# WHAT TO DO
Line by line, output the data that follows exactly as written.

# Stored data entries
• • • • •

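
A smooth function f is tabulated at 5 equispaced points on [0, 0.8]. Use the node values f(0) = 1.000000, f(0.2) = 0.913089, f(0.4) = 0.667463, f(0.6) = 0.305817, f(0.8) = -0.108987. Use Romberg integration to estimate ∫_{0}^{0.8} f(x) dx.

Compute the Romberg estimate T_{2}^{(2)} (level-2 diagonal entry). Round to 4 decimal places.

0.4733

T_{0}^{(0)} (trapezoid, 1 panel, h=0.8000): 0.356405
T_{1}^{(0)} (trapezoid, 2 panels, h=0.4000): 0.445188
T_{2}^{(0)} (trapezoid, 4 panels, h=0.2000): 0.466375
T_{1}^{(1)} = 0.445188 + (0.445188 − 0.356405)/3 = 0.474782
T_{2}^{(1)} = 0.466375 + (0.466375 − 0.445188)/3 = 0.473437
T_{2}^{(2)} = 0.473437 + (0.473437 − 0.474782)/15 = 0.473347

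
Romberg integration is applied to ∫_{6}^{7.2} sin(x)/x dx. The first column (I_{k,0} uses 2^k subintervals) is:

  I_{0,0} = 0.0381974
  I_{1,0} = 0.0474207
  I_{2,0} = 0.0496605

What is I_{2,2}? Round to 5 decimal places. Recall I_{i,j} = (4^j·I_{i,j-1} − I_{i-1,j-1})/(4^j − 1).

0.05040

I_{1,1} = (4·0.0474207 − 0.0381974) / 3 = 0.0504951
I_{2,1} = 0.0496605 + (0.0496605 − 0.0474207)/3 = 0.0504071
I_{2,2} = 0.0504071 + (0.0504071 − 0.0504951)/15 = 0.0504012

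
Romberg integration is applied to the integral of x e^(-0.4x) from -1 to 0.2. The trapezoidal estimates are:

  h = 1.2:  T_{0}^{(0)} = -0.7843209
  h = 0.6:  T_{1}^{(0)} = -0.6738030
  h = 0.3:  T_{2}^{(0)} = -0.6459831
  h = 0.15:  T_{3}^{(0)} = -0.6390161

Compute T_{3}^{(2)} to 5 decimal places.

Richardson extrapolation on the trapezoidal column (denominator 4−1=3):
T_{2}^{(1)} = (4·(-0.6459831) − (-0.6738030)) / 3 = -0.6367098
T_{3}^{(1)} = -0.6390161 + (-0.6390161 − (-0.6459831))/3 = -0.6366938
T_{3}^{(2)} = -0.6366938 + (-0.6366938 − (-0.6367098))/15 = -0.6366927

-0.63669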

• • • • •

# EXERCISE SOLUTION
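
A smooth function f is tabulated at 5 equispaced points on [0, 0.8]. Use the node values f(0) = 1.000000, f(0.2) = 0.913089, f(0.4) = 0.667463, f(0.6) = 0.305817, f(0.8) = -0.108987. Use Romberg integration to estimate ∫_{0}^{0.8} f(x) dx.

Compute the Romberg estimate T_{2}^{(2)} (level-2 diagonal entry). Round to 4 decimal places.

0.4733

T_{0}^{(0)} (trapezoid, 1 panel, h=0.8000): 0.356405
T_{1}^{(0)} (trapezoid, 2 panels, h=0.4000): 0.445188
T_{2}^{(0)} (trapezoid, 4 panels, h=0.2000): 0.466375
T_{1}^{(1)} = 0.445188 + (0.445188 − 0.356405)/3 = 0.474782
T_{2}^{(1)} = 0.466375 + (0.466375 − 0.445188)/3 = 0.473437
T_{2}^{(2)} = 0.473437 + (0.473437 − 0.474782)/15 = 0.473347

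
Romberg integration is applied to ∫_{6}^{7.2} sin(x)/x dx. The first column (I_{k,0} uses 2^k subintervals) is:

  I_{0,0} = 0.0381974
  I_{1,0} = 0.0474207
  I_{2,0} = 0.0496605

What is I_{2,2}? Round to 5 decimal places. Recall I_{i,j} = (4^j·I_{i,j-1} − I_{i-1,j-1})/(4^j − 1).

0.05040

I_{1,1} = (4·0.0474207 − 0.0381974) / 3 = 0.0504951
I_{2,1} = 0.0496605 + (0.0496605 − 0.0474207)/3 = 0.0504071
I_{2,2} = 0.0504071 + (0.0504071 − 0.0504951)/15 = 0.0504012

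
Romberg integration is applied to the integral of x e^(-0.4x) from -1 to 0.2. The trapezoidal estimates are:

  h = 1.2:  T_{0}^{(0)} = -0.7843209
  h = 0.6:  T_{1}^{(0)} = -0.6738030
  h = 0.3:  T_{2}^{(0)} = -0.6459831
  h = 0.15:  T_{3}^{(0)} = -0.6390161

Compute T_{3}^{(2)} to 5 decimal places.

Richardson extrapolation on the trapezoidal column (denominator 4−1=3):
T_{2}^{(1)} = (4·(-0.6459831) − (-0.6738030)) / 3 = -0.6367098
T_{3}^{(1)} = -0.6390161 + (-0.6390161 − (-0.6459831))/3 = -0.6366938
T_{3}^{(2)} = -0.6366938 + (-0.6366938 − (-0.6367098))/15 = -0.6366927

-0.63669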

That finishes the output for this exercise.